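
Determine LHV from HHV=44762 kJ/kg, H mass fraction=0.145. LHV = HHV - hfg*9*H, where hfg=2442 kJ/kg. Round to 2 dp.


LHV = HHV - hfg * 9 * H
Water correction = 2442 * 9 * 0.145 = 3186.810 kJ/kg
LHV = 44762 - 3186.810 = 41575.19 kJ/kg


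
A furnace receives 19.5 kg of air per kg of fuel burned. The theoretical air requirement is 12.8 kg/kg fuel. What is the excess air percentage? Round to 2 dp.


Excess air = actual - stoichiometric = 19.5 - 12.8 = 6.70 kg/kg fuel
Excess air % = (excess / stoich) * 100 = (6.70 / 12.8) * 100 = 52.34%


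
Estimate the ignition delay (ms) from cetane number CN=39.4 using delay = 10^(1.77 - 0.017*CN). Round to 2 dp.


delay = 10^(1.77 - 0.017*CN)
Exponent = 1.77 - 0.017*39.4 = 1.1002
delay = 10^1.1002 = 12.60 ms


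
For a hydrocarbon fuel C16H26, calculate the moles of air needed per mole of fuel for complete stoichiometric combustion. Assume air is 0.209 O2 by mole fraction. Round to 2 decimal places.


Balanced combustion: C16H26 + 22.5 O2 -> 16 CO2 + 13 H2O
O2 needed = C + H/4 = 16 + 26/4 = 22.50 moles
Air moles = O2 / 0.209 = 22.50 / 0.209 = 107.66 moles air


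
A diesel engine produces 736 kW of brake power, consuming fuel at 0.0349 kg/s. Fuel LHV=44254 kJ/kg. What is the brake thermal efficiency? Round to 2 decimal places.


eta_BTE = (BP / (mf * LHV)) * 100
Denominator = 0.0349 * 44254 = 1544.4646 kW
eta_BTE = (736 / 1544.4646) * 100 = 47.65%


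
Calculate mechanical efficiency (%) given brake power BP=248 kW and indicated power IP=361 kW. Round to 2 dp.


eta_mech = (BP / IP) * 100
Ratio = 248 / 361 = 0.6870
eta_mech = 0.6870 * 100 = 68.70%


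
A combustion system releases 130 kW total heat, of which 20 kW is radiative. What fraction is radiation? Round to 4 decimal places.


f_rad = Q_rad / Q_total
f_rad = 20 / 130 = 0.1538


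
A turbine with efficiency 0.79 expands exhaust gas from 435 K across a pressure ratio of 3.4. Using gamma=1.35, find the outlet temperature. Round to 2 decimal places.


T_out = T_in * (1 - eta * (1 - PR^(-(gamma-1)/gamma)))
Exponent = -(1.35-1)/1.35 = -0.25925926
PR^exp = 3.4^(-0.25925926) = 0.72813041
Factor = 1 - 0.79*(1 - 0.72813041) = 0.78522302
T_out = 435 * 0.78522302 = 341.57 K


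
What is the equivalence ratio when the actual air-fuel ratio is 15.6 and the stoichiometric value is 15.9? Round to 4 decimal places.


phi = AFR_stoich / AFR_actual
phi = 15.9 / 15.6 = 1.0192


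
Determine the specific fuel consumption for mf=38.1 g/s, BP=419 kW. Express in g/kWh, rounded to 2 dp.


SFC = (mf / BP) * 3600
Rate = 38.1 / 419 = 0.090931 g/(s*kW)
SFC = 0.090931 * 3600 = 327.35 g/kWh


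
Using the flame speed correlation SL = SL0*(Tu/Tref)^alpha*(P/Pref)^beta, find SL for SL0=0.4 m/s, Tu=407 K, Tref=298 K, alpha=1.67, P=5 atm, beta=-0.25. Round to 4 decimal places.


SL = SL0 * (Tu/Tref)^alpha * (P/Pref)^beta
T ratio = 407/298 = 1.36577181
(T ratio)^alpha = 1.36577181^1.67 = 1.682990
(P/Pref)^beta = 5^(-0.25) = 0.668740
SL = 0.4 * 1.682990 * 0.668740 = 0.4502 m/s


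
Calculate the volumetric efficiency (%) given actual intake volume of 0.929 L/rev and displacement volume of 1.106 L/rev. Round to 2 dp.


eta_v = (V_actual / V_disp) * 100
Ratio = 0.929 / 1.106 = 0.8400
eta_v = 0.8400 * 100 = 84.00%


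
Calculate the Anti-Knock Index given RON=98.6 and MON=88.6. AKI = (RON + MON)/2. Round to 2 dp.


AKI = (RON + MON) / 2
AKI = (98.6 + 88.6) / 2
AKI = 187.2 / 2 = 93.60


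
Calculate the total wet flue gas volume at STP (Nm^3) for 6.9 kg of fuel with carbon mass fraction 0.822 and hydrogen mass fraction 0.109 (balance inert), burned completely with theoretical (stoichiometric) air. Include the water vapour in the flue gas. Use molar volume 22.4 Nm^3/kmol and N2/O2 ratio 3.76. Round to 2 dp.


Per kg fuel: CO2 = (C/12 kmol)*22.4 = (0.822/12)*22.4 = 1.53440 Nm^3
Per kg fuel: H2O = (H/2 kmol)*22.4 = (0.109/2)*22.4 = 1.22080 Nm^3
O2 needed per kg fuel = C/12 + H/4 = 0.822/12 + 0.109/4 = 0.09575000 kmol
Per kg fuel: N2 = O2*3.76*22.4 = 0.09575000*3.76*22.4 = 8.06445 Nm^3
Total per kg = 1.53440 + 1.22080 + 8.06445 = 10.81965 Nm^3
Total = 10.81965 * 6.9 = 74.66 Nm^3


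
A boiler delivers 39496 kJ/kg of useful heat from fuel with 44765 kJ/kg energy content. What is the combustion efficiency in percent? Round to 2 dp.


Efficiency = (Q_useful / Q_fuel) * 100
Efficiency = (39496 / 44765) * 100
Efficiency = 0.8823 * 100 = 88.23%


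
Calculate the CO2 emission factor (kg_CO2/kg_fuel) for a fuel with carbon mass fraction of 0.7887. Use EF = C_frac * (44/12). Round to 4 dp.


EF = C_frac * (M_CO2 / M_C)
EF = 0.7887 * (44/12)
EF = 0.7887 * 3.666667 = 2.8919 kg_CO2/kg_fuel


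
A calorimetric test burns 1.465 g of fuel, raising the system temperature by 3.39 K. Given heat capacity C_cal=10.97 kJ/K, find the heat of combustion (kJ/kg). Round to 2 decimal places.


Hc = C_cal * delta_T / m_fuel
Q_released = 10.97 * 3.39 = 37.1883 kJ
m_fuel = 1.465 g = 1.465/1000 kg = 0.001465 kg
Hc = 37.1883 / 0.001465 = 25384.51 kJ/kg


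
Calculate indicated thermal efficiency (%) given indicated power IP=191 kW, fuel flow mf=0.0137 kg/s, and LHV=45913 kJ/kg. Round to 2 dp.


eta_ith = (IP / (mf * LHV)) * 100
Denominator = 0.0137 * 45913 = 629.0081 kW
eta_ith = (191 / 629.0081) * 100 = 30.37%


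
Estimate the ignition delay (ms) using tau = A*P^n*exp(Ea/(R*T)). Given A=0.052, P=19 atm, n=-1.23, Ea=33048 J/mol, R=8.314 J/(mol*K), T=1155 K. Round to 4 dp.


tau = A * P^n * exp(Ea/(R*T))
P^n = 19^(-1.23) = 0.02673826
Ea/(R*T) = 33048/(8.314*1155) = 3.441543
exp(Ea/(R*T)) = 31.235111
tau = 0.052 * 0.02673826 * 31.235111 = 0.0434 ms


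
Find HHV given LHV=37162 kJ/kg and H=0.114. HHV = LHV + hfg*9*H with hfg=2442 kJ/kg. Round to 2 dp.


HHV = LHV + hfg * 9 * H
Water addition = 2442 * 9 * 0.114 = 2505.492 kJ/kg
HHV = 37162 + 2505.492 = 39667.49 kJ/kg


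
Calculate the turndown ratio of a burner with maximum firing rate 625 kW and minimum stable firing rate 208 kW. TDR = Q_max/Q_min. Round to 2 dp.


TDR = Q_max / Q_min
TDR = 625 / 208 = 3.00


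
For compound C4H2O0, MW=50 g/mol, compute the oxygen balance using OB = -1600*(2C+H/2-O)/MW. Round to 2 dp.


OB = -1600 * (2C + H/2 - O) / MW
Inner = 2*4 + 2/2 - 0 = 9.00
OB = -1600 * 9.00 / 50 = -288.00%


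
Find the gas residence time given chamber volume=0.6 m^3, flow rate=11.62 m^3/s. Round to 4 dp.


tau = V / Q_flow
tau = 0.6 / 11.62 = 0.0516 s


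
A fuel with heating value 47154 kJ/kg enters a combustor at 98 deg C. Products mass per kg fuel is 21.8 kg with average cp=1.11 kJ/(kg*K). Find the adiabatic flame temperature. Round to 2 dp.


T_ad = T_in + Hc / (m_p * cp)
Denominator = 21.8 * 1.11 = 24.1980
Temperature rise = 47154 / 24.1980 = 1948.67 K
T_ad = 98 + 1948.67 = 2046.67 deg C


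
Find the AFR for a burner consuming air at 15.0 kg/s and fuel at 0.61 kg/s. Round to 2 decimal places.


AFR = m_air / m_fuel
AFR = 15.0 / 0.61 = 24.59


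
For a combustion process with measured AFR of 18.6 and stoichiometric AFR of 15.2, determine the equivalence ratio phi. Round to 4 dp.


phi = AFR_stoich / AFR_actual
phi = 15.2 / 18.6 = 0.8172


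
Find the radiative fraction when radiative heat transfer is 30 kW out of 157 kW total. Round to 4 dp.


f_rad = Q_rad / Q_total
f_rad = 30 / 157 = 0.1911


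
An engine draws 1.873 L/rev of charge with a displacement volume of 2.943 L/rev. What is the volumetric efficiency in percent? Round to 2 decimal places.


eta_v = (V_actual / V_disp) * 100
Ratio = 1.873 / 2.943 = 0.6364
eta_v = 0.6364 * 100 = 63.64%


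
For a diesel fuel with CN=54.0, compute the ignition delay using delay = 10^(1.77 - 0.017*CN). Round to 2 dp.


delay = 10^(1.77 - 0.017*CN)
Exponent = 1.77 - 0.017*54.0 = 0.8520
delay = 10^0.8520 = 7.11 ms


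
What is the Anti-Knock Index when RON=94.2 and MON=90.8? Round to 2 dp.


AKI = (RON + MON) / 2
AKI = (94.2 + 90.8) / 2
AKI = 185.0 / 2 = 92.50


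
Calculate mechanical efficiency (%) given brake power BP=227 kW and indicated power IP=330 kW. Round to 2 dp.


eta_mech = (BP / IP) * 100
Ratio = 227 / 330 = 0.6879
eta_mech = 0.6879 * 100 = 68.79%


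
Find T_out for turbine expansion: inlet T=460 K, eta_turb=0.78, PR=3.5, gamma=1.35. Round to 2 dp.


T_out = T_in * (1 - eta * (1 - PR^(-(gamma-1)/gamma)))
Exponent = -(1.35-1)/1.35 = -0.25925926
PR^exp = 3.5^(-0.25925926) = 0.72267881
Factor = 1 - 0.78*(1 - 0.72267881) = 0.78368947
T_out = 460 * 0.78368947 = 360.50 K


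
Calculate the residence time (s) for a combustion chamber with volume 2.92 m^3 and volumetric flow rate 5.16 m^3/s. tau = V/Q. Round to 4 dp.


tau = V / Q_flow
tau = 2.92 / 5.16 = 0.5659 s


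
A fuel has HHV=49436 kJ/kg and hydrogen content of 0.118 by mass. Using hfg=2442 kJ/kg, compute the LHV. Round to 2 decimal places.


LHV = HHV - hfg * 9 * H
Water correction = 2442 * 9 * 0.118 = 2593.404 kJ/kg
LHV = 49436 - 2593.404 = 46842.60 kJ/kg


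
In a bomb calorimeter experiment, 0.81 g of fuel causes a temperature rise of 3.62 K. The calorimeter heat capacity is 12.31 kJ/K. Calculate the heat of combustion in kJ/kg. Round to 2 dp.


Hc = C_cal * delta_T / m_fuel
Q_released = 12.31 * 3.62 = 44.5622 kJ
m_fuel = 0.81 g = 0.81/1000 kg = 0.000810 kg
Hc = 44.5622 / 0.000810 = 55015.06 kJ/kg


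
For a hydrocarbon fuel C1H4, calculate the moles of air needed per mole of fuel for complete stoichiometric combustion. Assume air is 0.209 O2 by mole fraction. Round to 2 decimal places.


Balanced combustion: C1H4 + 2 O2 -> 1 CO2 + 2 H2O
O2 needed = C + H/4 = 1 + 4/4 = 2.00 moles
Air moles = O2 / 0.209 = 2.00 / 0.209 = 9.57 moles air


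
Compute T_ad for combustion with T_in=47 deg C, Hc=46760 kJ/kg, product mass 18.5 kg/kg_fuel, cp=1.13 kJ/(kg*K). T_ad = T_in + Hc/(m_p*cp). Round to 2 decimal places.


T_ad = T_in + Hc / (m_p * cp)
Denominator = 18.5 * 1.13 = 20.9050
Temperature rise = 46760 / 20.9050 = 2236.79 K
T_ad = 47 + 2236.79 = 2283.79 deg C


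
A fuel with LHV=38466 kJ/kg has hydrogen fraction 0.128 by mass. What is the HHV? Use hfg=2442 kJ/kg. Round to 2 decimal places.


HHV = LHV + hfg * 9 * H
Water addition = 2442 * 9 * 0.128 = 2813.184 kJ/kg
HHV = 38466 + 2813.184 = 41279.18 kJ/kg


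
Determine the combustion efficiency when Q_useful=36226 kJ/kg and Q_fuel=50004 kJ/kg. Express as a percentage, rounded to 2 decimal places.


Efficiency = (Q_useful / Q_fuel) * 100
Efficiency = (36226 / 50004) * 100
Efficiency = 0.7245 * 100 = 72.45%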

───

Exercise prompt.
What you copy should begin at the line with "Determine the combustion" and end at the final line of the listing, each line exactly as it is.

Finished exercise.
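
Determine the combustion efficiency when Q_useful=36226 kJ/kg and Q_fuel=50004 kJ/kg. Express as a percentage, rounded to 2 decimal places.


Efficiency = (Q_useful / Q_fuel) * 100
Efficiency = (36226 / 50004) * 100
Efficiency = 0.7245 * 100 = 72.45%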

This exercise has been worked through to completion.